Collected data:
· · · · ·

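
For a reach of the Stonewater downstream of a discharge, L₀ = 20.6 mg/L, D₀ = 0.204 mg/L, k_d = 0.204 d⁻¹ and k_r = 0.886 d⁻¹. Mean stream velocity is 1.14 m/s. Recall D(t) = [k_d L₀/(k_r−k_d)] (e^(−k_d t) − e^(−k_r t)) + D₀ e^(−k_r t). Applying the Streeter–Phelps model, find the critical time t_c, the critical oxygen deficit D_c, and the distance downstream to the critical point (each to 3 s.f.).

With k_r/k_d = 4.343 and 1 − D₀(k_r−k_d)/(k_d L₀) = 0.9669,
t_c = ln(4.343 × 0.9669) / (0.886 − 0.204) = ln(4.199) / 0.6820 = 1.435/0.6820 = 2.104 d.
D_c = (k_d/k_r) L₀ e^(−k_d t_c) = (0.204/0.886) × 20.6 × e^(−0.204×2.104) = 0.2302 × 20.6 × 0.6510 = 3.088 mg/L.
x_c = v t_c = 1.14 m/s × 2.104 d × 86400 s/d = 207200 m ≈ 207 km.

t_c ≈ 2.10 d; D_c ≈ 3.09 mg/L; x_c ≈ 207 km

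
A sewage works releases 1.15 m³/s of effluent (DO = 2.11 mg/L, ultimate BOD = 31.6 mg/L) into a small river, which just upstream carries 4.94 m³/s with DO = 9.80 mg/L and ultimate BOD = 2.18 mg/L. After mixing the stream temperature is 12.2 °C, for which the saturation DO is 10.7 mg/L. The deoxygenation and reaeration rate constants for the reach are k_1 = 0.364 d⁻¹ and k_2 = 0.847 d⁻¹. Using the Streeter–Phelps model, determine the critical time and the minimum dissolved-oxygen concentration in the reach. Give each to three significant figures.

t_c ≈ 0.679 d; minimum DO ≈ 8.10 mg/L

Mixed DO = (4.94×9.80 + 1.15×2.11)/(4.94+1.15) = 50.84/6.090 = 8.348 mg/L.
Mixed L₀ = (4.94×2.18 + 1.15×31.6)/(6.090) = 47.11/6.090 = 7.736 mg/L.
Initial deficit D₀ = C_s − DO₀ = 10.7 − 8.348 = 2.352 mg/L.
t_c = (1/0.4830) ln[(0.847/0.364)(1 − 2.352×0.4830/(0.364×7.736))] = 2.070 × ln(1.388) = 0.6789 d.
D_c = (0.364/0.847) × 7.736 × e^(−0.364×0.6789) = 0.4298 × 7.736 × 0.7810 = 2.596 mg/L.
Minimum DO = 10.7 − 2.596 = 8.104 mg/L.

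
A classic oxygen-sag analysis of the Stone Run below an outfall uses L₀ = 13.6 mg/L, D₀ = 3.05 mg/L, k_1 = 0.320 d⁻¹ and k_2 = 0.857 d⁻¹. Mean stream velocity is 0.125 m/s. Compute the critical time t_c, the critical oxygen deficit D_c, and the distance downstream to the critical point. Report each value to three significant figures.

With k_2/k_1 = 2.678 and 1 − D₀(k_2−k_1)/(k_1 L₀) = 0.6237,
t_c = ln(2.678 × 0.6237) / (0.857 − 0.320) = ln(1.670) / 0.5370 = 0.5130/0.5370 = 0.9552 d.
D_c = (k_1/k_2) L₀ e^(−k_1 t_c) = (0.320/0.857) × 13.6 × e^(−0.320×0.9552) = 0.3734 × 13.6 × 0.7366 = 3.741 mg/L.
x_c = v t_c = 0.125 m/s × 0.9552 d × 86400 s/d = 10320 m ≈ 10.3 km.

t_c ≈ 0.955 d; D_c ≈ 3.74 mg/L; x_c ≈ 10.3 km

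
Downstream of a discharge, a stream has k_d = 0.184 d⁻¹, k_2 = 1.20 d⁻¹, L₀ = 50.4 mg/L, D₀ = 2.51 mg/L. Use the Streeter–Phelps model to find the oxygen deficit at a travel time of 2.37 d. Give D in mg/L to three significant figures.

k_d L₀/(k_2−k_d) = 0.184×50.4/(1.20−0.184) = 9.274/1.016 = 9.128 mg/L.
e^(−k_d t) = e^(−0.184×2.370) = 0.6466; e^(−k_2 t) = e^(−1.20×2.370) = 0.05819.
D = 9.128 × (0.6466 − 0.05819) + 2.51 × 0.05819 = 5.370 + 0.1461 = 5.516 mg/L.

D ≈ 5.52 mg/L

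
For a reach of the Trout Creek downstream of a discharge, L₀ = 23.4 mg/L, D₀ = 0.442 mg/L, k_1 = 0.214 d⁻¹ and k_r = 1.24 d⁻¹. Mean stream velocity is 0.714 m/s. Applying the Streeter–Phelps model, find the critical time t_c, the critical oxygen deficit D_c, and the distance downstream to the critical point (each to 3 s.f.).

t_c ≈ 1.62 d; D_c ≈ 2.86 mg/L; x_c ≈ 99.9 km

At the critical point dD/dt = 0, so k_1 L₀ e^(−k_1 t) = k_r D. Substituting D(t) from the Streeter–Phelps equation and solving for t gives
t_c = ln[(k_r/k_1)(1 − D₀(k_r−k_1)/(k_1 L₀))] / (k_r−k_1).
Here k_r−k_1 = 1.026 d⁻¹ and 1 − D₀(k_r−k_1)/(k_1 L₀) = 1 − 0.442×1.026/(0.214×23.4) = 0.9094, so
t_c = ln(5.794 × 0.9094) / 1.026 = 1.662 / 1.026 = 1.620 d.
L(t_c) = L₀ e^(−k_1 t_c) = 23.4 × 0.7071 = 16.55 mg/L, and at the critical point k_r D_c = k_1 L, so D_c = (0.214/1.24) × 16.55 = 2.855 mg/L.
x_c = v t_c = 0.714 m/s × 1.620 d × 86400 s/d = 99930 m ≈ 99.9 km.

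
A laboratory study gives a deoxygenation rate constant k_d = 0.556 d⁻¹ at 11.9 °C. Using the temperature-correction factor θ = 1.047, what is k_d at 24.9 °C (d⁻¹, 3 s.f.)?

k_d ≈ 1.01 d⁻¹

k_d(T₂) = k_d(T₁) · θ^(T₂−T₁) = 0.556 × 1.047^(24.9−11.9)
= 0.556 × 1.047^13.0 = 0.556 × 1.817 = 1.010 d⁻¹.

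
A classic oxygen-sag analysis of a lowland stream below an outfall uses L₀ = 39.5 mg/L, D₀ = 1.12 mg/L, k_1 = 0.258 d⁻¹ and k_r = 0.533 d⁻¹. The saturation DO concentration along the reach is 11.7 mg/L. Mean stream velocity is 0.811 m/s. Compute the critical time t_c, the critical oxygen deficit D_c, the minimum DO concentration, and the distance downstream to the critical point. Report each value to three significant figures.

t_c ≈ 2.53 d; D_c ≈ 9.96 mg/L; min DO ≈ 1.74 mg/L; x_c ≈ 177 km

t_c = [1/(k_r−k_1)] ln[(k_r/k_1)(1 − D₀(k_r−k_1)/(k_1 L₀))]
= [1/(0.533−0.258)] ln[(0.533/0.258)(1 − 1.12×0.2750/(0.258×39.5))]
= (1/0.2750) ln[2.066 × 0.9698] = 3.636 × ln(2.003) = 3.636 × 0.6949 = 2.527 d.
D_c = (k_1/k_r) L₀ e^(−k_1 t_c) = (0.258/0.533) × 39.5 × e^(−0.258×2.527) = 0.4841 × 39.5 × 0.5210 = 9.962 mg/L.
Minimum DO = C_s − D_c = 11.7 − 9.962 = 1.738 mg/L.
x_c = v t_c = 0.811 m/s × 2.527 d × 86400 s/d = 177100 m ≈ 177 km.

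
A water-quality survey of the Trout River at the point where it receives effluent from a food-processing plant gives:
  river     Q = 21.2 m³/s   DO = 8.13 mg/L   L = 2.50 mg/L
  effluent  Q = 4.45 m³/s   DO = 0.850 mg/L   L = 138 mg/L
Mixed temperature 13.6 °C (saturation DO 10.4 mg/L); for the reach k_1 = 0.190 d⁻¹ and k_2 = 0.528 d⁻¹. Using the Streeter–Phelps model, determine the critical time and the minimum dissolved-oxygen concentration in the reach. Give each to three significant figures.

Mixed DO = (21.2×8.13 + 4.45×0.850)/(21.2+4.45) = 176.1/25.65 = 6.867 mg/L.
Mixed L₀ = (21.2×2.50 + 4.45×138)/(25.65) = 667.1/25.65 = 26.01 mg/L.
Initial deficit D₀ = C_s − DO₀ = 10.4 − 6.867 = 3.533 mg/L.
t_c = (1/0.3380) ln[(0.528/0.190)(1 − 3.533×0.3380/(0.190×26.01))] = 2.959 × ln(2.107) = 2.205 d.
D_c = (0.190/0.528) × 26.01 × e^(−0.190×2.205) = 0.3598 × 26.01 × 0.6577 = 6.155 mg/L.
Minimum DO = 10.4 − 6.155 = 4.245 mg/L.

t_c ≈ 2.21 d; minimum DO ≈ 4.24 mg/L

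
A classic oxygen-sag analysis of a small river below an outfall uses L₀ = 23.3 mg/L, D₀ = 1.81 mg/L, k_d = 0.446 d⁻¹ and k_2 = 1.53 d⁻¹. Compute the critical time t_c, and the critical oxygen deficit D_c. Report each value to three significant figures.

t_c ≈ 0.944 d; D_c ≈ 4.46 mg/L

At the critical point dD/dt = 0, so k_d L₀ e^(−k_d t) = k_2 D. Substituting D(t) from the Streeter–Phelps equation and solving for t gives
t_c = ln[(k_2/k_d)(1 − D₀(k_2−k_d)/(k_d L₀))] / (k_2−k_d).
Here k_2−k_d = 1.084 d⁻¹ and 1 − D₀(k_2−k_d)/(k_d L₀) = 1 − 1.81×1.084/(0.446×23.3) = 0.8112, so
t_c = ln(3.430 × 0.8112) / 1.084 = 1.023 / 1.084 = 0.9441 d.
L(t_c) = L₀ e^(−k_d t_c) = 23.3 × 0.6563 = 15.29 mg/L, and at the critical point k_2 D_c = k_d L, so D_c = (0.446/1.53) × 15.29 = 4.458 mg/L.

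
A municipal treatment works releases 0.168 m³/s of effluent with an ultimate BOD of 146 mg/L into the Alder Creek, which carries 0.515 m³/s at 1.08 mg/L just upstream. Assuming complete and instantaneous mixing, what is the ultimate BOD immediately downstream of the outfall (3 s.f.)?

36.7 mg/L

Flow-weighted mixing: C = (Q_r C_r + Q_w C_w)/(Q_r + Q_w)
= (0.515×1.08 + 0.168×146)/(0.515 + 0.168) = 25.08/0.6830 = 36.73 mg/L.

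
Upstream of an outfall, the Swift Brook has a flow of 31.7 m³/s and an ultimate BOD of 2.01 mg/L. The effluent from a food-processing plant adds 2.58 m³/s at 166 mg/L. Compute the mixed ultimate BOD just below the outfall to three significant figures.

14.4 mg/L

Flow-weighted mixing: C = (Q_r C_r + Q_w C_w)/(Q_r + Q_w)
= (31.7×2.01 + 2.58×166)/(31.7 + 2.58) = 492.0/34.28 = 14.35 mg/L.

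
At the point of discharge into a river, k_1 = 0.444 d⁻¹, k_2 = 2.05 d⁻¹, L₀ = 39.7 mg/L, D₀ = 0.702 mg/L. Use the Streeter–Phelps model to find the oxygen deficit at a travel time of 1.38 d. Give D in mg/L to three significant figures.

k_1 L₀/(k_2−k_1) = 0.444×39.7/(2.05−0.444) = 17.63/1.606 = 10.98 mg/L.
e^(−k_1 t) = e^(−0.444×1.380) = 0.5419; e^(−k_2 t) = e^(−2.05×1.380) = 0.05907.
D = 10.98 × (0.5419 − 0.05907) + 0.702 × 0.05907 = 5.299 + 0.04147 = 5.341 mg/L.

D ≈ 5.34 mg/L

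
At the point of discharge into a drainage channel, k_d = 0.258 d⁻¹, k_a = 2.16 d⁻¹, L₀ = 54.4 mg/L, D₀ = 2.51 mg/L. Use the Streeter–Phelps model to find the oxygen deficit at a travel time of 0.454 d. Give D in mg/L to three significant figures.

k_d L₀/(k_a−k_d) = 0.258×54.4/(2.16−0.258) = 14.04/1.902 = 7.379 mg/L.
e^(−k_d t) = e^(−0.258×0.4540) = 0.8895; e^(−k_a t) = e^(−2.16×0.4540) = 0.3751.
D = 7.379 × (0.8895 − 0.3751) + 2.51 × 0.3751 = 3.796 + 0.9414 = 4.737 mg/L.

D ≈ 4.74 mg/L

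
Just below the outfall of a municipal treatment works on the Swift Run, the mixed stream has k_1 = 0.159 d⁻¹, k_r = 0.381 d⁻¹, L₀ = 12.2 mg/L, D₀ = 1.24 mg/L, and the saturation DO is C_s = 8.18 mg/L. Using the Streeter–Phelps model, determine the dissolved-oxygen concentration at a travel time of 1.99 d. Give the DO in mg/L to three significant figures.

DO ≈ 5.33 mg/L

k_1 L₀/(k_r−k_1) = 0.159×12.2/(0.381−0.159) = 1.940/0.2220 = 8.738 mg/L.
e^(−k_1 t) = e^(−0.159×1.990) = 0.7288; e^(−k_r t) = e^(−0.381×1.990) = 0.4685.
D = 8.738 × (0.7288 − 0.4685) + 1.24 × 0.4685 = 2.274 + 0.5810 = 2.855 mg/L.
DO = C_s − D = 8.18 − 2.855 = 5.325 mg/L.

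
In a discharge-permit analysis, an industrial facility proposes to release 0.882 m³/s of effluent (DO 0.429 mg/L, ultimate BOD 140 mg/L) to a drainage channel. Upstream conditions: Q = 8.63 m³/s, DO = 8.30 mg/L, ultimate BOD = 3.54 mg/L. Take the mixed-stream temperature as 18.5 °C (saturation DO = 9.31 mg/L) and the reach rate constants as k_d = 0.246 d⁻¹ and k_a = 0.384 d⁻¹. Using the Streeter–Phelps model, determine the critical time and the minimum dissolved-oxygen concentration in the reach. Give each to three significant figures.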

· · · · ·

WHAT THE TASK REQUIRES:
Return exactly the lines from the line bearing "Just below the outfall of" to the end of the records, inclusive of both; include no other lines.

RESULT OF THE TASK:
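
Just below the outfall of a municipal treatment works on the Swift Run, the mixed stream has k_1 = 0.159 d⁻¹, k_r = 0.381 d⁻¹, L₀ = 12.2 mg/L, D₀ = 1.24 mg/L, and the saturation DO is C_s = 8.18 mg/L. Using the Streeter–Phelps model, determine the dissolved-oxygen concentration at a travel time of 1.99 d. Give the DO in mg/L to three significant figures.

DO ≈ 5.33 mg/L

k_1 L₀/(k_r−k_1) = 0.159×12.2/(0.381−0.159) = 1.940/0.2220 = 8.738 mg/L.
e^(−k_1 t) = e^(−0.159×1.990) = 0.7288; e^(−k_r t) = e^(−0.381×1.990) = 0.4685.
D = 8.738 × (0.7288 − 0.4685) + 1.24 × 0.4685 = 2.274 + 0.5810 = 2.855 mg/L.
DO = C_s − D = 8.18 − 2.855 = 5.325 mg/L.

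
In a discharge-permit analysis, an industrial facility proposes to release 0.882 m³/s of effluent (DO 0.429 mg/L, ultimate BOD 140 mg/L) to a drainage channel. Upstream conditions: Q = 8.63 m³/s, DO = 8.30 mg/L, ultimate BOD = 3.54 mg/L. Take the mixed-stream temperature as 18.5 °C (saturation DO = 9.31 mg/L) and the reach rate constants as k_d = 0.246 d⁻¹ and k_a = 0.384 d⁻¹. Using the Streeter–Phelps model, determine the critical time and the minimum dissolved-oxygen concentration in the reach. Give each to three significant figures.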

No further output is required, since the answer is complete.